--- Records provided ---

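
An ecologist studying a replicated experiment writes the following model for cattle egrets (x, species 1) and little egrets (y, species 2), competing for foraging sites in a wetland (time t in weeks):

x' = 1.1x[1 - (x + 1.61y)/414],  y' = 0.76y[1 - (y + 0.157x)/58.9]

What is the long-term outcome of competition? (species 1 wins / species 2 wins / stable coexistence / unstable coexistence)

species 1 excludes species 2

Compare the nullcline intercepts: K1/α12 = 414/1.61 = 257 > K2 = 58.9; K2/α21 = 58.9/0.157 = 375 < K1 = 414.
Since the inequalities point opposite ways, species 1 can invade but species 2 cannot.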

---
--- Records provided ---

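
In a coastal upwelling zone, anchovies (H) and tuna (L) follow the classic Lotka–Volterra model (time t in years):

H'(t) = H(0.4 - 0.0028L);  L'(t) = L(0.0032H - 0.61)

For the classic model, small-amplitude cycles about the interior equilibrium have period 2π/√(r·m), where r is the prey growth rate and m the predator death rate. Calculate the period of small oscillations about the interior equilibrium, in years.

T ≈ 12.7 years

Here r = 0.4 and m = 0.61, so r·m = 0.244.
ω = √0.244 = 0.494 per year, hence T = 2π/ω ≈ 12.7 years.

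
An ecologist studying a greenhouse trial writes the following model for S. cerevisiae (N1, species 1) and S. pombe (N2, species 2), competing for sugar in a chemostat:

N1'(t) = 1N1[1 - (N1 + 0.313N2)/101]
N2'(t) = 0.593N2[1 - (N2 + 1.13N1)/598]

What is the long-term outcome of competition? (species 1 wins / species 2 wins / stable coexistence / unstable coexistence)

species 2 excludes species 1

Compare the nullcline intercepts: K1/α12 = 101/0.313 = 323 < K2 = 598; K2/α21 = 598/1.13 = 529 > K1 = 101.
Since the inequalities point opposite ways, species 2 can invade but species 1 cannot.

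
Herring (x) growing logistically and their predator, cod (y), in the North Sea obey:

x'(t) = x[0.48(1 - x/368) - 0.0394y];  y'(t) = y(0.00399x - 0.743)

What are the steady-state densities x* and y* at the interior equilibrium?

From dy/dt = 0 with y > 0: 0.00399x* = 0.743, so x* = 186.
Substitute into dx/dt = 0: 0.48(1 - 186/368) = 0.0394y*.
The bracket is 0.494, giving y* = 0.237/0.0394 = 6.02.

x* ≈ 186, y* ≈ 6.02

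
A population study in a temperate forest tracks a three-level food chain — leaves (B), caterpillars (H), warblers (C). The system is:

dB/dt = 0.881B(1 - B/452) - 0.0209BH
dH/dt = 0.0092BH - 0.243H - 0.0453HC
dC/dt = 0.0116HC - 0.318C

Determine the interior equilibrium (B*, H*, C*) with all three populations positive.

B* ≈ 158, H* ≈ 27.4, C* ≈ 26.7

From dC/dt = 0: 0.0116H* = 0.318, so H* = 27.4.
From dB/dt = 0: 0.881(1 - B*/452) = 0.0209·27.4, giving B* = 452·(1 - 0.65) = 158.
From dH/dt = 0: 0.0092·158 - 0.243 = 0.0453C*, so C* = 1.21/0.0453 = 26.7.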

---

» **Work task**
In the listing above, locate the line with "An ecologist studying a replicated" and the line with "x' = 1.1x[1", then extract exactly those lines and every line between them, and nothing more.

» **Answer space**
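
An ecologist studying a replicated experiment writes the following model for cattle egrets (x, species 1) and little egrets (y, species 2), competing for foraging sites in a wetland (time t in weeks):

x' = 1.1x[1 - (x + 1.61y)/414],  y' = 0.76y[1 - (y + 0.157x)/58.9]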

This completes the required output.